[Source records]
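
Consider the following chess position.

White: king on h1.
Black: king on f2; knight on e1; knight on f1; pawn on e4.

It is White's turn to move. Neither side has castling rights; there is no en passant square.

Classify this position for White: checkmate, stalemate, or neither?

White to move; white king on h1.
In check: no.
King squares — g1: attacked by Kf2; g2: attacked by Ne1; h2: attacked by Nf1.
Legal moves for White: none.
Not in check and no legal moves → stalemate.

stalemate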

*WORK INSTRUCTIONS*:
Your output should be the lines from the one with "Classify this position" through the end of the records above, copied exactly.

*ANSWER TO THIS EXERCISE*:
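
Classify this position for White: checkmate, stalemate, or neither?

White to move; white king on h1.
In check: no.
King squares — g1: attacked by Kf2; g2: attacked by Ne1; h2: attacked by Nf1.
Legal moves for White: none.
Not in check and no legal moves → stalemate.

stalemate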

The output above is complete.